▶ _TASK DIRECTIONS_
Find the string "aligned" in the listing below and return each line it appears in.

▶ _SUPPLIED MATERIAL_
---
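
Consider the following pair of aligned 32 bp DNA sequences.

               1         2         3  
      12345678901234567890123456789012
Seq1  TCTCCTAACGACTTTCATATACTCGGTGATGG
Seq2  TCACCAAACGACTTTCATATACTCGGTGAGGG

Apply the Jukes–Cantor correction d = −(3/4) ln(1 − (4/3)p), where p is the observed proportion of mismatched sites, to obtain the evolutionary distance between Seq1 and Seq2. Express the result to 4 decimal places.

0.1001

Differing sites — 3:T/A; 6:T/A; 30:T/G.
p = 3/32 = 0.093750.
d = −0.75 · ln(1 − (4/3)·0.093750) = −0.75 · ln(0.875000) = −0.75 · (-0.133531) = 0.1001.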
---
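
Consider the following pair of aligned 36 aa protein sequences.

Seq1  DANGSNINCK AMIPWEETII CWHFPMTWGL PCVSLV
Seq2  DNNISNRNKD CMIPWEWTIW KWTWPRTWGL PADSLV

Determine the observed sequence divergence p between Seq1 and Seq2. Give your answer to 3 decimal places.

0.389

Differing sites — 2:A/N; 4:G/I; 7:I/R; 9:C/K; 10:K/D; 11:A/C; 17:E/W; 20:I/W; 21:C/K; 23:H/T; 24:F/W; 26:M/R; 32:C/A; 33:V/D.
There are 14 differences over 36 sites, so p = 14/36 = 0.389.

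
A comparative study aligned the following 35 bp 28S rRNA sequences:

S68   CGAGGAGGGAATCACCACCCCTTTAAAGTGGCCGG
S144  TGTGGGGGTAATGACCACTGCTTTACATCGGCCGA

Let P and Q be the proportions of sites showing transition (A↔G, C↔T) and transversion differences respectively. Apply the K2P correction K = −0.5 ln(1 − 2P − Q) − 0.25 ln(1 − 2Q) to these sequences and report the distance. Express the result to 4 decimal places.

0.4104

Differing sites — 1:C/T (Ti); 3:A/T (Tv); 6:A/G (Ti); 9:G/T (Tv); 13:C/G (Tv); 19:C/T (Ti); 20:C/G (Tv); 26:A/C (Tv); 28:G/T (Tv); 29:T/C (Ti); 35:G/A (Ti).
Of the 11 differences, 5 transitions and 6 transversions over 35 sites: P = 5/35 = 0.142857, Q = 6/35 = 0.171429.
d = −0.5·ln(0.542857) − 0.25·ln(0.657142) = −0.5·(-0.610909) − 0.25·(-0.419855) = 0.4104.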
---
▶ _RESULT OF THIS EXERCISE_
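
Consider the following pair of aligned 32 bp DNA sequences.
Consider the following pair of aligned 36 aa protein sequences.
A comparative study aligned the following 35 bp 28S rRNA sequences: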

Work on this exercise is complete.